PROBLEM: Filter this listing down to the lines that contain the word "East", and copy them.

EXCERPTED RECORDS:

++++++++++++++++++++

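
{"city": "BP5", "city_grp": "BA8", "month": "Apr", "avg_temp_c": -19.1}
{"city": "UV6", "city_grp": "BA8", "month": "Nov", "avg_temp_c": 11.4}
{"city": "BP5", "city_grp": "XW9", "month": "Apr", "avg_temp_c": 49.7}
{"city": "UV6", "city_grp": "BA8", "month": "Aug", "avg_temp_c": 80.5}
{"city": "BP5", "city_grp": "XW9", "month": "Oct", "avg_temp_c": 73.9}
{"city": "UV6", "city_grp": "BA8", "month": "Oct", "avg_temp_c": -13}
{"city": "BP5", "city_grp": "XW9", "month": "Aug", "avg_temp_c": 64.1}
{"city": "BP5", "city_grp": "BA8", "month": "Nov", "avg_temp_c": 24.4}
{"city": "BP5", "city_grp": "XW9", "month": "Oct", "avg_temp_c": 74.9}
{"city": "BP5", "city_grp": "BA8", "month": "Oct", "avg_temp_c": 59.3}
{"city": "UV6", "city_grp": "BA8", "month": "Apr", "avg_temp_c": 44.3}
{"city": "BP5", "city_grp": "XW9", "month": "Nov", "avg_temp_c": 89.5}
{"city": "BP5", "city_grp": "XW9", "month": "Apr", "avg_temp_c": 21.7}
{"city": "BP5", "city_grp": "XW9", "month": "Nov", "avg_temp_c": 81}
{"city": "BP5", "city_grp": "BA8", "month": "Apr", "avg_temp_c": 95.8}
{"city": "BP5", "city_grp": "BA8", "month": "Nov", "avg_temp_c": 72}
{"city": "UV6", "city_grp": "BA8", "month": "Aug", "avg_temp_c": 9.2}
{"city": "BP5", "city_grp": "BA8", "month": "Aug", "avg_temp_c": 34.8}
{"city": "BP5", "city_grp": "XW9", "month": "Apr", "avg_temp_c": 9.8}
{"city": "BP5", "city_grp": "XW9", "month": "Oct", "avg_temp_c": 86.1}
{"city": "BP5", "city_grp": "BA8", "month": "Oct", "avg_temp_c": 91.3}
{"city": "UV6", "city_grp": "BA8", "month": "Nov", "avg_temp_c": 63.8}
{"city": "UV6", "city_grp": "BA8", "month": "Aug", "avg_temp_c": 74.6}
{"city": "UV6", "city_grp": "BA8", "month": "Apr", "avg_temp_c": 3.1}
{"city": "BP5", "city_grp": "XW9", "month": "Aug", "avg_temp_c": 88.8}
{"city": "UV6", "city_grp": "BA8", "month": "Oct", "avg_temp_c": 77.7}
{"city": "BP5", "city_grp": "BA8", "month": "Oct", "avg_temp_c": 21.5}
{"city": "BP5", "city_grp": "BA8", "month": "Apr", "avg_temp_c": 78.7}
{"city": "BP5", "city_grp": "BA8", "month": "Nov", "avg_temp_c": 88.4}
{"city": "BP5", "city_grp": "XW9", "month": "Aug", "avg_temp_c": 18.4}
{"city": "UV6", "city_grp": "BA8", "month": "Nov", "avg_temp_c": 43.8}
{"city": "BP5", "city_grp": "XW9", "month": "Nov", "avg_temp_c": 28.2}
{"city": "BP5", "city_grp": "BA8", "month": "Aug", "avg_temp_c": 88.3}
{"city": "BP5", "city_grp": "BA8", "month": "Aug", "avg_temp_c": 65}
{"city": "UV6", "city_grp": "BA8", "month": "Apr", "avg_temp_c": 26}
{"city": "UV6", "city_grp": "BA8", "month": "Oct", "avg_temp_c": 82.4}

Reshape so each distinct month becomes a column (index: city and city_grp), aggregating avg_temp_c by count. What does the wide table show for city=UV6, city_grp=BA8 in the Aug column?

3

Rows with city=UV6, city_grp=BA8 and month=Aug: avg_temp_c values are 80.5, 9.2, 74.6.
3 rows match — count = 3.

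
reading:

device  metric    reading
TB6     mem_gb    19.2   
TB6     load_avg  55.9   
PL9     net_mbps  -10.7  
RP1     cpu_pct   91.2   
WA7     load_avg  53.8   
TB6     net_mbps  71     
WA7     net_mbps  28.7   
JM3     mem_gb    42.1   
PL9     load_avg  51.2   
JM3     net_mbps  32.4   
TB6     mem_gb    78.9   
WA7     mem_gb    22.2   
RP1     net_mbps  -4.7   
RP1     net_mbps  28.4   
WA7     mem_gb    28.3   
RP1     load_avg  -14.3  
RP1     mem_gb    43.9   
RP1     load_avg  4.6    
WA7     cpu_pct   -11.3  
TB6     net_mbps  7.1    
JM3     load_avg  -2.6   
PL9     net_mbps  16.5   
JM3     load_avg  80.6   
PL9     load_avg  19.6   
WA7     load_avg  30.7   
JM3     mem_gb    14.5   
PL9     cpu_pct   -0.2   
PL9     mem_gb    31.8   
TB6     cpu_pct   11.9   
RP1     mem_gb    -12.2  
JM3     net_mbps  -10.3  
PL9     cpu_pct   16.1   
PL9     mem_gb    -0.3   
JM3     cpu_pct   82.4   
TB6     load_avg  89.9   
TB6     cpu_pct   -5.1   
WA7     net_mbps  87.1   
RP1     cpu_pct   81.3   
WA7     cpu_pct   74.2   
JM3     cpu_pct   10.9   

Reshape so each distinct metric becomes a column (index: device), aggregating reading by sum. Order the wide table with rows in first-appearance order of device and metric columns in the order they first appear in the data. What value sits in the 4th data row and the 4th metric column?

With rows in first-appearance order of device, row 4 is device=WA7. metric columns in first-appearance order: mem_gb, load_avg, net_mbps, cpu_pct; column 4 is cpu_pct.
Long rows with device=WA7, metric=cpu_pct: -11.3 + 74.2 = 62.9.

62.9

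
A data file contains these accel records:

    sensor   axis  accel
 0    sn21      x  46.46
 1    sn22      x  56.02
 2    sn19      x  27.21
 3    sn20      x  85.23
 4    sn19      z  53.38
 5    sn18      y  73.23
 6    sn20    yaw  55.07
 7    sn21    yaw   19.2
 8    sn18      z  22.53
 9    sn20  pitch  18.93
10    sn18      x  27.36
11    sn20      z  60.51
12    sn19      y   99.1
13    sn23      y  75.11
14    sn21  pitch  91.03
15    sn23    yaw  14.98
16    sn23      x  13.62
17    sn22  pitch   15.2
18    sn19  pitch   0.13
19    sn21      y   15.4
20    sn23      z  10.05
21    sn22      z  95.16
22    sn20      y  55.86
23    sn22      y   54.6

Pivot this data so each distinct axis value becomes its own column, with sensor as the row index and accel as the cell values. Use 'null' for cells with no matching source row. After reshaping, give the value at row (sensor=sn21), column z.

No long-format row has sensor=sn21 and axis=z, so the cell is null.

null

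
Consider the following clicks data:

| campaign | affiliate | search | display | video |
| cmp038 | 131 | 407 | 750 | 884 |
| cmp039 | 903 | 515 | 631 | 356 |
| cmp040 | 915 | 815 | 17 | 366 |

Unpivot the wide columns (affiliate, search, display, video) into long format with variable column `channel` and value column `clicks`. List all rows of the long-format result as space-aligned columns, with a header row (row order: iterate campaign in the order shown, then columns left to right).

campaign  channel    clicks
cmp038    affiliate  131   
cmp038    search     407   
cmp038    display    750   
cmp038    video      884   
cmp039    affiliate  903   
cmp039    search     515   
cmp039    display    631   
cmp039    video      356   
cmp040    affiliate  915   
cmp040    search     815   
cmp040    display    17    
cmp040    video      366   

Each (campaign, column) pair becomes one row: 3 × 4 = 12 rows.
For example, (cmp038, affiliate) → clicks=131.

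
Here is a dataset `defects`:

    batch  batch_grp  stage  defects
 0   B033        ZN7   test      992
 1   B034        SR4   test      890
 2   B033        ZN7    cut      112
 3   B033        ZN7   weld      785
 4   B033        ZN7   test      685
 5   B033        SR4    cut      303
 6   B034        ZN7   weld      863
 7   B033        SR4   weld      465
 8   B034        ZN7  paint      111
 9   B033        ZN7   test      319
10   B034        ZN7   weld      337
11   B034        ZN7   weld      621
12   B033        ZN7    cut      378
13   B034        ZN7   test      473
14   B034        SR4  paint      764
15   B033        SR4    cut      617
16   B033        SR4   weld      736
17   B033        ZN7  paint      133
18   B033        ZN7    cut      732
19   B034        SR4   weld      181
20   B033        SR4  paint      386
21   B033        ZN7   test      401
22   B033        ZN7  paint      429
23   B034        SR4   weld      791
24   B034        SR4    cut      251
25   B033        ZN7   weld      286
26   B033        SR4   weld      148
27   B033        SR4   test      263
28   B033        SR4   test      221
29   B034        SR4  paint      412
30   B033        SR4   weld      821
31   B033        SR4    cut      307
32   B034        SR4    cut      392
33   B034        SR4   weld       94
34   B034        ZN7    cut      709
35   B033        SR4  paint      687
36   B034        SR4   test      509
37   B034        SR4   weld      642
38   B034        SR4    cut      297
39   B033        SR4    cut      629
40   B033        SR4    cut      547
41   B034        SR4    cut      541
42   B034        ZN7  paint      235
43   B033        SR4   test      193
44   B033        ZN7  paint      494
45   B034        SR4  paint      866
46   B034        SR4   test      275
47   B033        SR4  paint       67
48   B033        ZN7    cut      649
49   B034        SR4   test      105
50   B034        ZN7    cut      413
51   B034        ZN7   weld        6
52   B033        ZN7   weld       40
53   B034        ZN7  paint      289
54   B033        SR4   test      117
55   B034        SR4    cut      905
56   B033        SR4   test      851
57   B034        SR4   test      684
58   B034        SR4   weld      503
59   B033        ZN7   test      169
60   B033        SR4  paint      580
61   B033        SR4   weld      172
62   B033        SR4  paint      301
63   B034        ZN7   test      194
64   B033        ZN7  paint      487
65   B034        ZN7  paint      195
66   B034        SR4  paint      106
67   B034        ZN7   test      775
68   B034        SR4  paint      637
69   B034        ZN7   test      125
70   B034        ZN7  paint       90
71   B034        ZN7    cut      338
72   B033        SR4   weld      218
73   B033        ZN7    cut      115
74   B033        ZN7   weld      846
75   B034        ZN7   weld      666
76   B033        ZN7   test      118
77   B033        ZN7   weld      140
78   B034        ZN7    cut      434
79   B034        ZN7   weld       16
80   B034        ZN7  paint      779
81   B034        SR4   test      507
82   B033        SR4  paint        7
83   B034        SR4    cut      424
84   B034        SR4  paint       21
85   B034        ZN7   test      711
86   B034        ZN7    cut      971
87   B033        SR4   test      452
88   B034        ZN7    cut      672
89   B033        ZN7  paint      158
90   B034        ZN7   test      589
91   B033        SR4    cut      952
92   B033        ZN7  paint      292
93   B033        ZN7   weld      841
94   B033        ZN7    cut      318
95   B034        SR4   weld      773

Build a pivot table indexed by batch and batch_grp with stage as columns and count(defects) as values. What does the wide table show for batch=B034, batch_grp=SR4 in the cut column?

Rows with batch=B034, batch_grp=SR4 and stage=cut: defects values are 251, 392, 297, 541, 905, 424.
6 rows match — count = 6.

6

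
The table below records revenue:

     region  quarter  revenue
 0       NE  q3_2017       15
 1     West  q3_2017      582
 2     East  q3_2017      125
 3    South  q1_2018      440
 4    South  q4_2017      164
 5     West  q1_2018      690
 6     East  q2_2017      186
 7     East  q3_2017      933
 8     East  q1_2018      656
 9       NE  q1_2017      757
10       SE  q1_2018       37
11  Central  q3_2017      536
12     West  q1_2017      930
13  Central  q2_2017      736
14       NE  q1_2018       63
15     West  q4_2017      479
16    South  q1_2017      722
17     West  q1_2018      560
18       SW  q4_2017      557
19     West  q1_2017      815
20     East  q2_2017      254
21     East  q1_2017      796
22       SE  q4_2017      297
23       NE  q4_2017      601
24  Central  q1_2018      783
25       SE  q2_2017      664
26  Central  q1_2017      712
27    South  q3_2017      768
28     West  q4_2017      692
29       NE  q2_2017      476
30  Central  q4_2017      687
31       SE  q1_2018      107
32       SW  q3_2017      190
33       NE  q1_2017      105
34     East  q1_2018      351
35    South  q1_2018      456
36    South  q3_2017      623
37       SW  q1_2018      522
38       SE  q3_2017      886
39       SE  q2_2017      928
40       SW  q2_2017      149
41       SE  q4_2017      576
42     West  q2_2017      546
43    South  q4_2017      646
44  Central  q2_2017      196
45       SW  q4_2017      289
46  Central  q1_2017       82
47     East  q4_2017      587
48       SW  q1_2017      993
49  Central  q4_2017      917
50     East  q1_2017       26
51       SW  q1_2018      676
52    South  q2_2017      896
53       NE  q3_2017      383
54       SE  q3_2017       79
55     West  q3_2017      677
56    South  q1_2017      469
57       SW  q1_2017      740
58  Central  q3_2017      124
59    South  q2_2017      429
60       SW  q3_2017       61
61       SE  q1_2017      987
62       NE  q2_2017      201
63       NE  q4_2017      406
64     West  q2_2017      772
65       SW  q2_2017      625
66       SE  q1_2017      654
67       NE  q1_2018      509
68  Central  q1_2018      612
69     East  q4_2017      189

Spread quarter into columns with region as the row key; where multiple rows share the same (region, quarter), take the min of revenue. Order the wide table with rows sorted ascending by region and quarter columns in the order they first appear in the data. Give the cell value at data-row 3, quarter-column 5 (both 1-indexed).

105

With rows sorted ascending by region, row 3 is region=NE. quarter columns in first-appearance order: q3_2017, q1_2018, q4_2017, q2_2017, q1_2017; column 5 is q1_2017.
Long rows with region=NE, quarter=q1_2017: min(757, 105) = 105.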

++++++++++++++++++++

SOLVED PROBLEM:
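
 2     East  q3_2017      125
 6     East  q2_2017      186
 7     East  q3_2017      933
 8     East  q1_2018      656
20     East  q2_2017      254
21     East  q1_2017      796
34     East  q1_2018      351
47     East  q4_2017      587
50     East  q1_2017       26
69     East  q4_2017      189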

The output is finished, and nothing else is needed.